[Information supplied]
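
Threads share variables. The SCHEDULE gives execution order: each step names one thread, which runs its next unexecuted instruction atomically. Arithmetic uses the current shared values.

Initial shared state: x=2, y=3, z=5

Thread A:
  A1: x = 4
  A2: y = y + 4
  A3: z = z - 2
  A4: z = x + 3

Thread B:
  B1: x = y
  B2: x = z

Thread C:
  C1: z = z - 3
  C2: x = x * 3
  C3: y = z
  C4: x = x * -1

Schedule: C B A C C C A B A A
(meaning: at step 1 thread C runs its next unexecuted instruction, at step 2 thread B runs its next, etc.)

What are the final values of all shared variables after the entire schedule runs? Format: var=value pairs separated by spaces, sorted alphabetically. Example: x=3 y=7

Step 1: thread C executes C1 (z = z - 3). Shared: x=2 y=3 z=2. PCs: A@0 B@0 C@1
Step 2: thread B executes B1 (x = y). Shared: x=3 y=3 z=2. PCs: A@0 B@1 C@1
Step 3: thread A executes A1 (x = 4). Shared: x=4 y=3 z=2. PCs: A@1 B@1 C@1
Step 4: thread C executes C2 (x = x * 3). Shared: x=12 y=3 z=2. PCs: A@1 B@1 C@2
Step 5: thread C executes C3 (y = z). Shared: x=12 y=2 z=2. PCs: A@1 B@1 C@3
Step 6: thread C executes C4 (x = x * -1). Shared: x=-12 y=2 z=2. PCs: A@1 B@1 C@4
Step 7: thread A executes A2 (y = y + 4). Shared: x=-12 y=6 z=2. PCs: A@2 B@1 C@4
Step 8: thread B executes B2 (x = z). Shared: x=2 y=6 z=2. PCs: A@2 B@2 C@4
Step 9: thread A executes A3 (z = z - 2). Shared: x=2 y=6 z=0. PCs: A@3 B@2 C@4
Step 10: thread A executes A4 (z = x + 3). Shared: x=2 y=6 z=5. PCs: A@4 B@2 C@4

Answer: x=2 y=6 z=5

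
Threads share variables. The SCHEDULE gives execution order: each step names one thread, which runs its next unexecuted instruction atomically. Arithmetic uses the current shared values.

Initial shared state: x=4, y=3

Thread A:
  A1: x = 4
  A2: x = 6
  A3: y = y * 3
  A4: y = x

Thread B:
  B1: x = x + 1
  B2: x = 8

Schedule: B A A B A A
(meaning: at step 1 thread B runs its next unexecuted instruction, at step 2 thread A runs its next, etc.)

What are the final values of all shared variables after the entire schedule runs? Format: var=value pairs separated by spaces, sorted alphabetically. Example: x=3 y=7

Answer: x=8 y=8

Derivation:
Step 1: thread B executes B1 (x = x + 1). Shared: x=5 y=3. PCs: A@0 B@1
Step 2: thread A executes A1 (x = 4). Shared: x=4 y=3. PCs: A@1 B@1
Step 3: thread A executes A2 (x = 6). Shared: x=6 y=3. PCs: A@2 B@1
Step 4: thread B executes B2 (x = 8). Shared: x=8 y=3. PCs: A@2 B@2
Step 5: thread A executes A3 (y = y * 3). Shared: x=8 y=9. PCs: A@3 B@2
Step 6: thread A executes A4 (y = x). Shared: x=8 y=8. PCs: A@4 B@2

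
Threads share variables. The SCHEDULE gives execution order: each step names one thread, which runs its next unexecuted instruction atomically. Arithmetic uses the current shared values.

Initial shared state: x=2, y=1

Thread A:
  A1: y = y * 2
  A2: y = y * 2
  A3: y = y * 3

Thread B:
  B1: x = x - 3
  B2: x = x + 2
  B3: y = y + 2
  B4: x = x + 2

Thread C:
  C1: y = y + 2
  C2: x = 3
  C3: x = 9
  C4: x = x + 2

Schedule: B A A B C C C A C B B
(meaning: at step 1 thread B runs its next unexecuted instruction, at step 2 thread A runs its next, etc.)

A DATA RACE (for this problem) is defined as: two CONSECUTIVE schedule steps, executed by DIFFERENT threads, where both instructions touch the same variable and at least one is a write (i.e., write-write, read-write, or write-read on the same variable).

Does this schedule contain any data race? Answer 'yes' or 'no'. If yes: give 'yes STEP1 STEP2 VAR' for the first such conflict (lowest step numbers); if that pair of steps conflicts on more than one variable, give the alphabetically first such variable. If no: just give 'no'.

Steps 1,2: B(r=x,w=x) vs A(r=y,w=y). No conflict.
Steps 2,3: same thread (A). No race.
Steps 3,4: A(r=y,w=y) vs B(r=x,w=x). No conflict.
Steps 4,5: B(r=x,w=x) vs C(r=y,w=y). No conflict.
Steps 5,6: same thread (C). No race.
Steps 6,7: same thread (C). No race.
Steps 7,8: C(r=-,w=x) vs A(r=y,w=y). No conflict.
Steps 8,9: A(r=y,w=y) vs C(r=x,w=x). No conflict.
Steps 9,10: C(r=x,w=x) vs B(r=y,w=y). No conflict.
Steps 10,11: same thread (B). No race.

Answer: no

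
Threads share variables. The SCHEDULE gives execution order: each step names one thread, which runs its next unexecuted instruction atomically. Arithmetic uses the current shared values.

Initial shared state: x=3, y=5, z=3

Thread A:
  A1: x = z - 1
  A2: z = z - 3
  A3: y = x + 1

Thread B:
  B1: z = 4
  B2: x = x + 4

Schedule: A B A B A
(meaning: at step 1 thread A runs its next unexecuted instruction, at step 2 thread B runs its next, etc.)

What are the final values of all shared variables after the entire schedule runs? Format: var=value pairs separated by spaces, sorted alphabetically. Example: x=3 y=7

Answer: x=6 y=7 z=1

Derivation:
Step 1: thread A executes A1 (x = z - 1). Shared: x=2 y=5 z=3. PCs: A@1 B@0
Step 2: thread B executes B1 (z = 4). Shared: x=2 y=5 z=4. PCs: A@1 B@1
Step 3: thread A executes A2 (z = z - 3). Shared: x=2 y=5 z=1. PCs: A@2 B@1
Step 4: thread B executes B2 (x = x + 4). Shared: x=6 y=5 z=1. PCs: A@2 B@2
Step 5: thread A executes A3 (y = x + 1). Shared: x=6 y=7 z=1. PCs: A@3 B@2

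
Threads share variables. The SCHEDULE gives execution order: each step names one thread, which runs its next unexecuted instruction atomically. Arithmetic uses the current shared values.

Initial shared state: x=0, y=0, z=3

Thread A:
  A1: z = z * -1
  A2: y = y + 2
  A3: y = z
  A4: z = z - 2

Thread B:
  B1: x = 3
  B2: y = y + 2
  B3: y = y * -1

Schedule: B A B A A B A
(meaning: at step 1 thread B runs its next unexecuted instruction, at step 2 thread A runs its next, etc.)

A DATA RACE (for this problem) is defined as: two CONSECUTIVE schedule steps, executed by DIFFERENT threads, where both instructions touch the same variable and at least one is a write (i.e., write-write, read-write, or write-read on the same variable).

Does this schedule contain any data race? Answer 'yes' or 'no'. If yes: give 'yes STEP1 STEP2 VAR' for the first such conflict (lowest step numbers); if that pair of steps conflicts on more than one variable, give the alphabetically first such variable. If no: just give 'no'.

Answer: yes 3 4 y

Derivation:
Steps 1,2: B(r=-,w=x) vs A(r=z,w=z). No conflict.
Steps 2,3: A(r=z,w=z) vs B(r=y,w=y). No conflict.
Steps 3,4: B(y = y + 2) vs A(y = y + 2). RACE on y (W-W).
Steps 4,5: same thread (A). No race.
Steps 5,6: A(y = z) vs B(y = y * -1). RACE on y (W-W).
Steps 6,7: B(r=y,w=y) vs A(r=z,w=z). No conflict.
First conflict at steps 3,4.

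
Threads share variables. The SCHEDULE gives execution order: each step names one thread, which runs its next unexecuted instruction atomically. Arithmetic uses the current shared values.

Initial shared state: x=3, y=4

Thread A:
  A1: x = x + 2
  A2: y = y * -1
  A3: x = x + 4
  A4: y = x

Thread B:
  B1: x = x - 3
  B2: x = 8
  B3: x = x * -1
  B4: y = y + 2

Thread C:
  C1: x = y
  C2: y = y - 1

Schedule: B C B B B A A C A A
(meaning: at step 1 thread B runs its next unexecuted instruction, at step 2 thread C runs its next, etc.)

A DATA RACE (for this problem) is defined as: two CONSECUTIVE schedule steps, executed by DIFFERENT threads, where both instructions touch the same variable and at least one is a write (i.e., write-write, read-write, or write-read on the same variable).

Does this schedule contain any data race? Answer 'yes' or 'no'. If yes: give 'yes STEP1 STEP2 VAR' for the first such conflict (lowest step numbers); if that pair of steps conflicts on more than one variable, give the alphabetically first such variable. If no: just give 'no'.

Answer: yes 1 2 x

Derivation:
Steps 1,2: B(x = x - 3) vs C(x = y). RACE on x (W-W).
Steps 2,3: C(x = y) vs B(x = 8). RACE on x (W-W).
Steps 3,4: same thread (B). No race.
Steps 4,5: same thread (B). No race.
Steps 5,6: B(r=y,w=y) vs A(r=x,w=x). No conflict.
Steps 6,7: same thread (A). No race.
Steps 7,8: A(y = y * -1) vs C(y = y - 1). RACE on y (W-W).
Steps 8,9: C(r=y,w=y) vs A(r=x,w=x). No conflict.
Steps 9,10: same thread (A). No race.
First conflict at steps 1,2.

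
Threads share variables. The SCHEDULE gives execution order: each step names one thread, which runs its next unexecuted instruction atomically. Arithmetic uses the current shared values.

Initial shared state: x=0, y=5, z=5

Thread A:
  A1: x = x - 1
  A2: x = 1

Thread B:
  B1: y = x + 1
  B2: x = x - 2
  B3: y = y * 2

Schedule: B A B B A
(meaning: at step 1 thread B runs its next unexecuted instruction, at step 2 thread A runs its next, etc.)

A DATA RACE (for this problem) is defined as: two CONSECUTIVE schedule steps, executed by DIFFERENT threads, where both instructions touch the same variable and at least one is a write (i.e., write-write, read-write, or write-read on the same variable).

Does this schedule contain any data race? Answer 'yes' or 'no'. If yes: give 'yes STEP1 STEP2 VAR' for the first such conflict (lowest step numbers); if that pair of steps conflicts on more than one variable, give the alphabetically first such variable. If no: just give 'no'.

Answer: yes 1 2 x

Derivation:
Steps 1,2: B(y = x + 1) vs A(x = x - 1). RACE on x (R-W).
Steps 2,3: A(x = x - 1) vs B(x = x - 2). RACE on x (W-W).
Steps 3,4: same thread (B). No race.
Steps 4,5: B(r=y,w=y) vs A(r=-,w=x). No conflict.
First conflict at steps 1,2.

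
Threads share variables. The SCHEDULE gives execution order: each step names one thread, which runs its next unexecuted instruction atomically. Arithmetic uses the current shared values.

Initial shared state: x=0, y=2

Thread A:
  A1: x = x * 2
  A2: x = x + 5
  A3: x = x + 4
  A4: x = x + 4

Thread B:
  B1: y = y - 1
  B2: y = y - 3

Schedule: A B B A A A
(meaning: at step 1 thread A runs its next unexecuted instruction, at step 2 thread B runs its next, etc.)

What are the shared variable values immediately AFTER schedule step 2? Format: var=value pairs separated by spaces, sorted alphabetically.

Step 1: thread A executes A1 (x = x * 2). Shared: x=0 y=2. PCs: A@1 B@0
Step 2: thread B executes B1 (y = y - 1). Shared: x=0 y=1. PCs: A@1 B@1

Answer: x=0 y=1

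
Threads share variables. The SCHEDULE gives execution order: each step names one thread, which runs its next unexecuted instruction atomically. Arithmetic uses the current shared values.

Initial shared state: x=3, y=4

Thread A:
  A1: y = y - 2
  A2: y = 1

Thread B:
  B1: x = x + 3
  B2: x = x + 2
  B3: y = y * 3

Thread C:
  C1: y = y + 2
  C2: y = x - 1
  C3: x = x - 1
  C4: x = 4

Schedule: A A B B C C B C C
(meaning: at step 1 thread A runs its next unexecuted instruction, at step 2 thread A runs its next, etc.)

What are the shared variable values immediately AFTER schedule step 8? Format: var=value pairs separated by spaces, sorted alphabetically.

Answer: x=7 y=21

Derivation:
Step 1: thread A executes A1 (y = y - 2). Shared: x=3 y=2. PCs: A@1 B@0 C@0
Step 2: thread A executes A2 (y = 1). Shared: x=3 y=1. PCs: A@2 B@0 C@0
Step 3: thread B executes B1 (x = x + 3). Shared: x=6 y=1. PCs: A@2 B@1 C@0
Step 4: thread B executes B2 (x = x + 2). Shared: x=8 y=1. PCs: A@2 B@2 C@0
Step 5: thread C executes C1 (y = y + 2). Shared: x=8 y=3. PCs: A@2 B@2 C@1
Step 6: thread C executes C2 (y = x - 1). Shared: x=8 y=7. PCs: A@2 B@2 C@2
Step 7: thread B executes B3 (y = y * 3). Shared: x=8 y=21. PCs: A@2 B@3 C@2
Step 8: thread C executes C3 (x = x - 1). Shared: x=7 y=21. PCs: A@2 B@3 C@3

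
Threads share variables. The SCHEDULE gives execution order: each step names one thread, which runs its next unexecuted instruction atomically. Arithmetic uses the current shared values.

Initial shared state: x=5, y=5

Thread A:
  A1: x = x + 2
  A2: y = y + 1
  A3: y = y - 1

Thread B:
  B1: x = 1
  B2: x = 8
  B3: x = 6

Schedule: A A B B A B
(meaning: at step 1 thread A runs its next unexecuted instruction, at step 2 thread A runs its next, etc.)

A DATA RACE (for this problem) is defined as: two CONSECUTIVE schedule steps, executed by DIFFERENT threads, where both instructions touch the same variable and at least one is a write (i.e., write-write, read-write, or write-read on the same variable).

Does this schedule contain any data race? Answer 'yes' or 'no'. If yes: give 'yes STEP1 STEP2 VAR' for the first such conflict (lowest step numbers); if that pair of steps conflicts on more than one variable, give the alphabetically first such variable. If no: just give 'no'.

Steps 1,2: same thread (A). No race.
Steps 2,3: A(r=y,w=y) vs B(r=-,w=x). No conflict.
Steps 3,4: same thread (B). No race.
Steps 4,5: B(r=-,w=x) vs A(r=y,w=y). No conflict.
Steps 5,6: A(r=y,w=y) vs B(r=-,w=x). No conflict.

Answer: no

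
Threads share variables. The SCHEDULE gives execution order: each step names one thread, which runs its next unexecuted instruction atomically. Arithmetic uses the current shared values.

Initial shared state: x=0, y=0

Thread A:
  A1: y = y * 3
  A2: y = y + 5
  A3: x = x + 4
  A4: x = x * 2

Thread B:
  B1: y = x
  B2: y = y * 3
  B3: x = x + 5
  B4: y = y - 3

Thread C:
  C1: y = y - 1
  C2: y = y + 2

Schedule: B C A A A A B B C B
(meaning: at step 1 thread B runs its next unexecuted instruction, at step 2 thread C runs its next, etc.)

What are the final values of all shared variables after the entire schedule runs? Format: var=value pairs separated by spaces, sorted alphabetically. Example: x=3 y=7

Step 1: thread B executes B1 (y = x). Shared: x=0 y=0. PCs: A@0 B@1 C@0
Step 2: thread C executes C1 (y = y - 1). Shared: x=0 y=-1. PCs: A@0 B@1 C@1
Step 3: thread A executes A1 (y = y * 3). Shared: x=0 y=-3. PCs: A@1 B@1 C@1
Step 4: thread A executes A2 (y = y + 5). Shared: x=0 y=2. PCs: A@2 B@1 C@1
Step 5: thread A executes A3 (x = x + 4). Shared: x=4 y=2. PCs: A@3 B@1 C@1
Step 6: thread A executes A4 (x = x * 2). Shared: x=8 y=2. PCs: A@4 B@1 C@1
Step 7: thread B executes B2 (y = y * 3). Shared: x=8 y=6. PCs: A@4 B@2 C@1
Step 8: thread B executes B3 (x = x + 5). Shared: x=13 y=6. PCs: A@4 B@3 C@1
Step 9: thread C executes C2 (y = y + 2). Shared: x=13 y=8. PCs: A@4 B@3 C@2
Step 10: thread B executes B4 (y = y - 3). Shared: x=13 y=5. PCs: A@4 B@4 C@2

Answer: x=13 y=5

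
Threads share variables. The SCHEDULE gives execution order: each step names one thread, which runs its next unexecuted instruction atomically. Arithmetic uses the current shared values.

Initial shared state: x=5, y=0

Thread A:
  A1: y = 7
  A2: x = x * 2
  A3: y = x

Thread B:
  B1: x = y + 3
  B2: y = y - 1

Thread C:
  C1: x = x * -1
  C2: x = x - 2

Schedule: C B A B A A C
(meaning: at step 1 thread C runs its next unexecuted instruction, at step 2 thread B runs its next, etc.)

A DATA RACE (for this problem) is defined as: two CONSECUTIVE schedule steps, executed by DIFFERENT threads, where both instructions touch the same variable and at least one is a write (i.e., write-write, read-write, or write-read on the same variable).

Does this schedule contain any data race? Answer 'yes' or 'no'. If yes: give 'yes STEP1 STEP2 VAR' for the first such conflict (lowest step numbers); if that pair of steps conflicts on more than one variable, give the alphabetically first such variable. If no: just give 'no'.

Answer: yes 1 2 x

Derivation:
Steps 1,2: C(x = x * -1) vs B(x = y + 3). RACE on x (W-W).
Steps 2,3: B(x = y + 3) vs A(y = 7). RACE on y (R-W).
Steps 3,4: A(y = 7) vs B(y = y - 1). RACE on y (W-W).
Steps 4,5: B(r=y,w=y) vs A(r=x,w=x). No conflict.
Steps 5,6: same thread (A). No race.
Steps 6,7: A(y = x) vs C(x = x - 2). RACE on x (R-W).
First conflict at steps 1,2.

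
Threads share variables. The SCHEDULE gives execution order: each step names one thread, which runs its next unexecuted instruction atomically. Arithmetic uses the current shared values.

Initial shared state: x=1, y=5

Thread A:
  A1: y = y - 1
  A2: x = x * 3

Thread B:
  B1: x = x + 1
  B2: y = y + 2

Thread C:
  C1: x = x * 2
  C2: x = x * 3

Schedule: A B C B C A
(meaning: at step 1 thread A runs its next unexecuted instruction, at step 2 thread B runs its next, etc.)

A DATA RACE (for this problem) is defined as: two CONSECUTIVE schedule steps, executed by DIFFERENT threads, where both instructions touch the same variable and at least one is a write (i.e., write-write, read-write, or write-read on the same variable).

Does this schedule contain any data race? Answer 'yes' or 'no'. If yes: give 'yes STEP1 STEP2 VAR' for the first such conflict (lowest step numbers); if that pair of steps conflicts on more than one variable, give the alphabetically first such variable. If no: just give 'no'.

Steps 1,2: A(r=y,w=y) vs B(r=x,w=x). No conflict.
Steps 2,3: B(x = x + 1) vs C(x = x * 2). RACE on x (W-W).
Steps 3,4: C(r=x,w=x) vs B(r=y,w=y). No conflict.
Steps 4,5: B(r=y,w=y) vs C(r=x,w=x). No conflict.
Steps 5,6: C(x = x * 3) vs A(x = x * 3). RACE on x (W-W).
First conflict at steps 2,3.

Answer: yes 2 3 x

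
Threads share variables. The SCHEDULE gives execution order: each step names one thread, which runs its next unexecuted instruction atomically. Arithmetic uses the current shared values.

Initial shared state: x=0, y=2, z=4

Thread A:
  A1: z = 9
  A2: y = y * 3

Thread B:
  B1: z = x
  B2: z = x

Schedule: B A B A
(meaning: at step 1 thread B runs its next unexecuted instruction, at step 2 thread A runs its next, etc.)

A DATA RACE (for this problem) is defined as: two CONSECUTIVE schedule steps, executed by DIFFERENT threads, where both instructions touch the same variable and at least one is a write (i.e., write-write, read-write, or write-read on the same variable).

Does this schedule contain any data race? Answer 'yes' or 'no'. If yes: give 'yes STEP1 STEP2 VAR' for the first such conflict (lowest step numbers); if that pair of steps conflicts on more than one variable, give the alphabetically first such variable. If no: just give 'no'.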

[Directions for this task] Lines from the one containing "Initial shared state: x=0, y=2, z=4" to the last line above, both included: copy these exactly and write nothing else.

[Problem solution]
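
Initial shared state: x=0, y=2, z=4

Thread A:
  A1: z = 9
  A2: y = y * 3

Thread B:
  B1: z = x
  B2: z = x

Schedule: B A B A
(meaning: at step 1 thread B runs its next unexecuted instruction, at step 2 thread A runs its next, etc.)

A DATA RACE (for this problem) is defined as: two CONSECUTIVE schedule steps, executed by DIFFERENT threads, where both instructions touch the same variable and at least one is a write (i.e., write-write, read-write, or write-read on the same variable).

Does this schedule contain any data race? Answer 'yes' or 'no'. If yes: give 'yes STEP1 STEP2 VAR' for the first such conflict (lowest step numbers); if that pair of steps conflicts on more than one variable, give the alphabetically first such variable. If no: just give 'no'.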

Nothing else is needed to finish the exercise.